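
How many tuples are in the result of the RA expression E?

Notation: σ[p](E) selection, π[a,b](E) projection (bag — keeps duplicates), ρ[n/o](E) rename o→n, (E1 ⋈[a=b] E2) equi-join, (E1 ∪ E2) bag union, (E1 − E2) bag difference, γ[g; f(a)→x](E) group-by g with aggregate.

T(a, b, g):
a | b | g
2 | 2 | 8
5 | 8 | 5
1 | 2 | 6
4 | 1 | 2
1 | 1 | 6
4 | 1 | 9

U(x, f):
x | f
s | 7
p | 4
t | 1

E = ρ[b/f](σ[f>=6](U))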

+---+

Assignment → Transcribe the material in full; every line must match exactly.

Your response →
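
How many tuples are in the result of the RA expression E?

Notation: σ[p](E) selection, π[a,b](E) projection (bag — keeps duplicates), ρ[n/o](E) rename o→n, (E1 ⋈[a=b] E2) equi-join, (E1 ∪ E2) bag union, (E1 − E2) bag difference, γ[g; f(a)→x](E) group-by g with aggregate.

T(a, b, g):
a | b | g
2 | 2 | 8
5 | 8 | 5
1 | 2 | 6
4 | 1 | 2
1 | 1 | 6
4 | 1 | 9

U(x, f):
x | f
s | 7
p | 4
t | 1

E = ρ[b/f](σ[f>=6](U))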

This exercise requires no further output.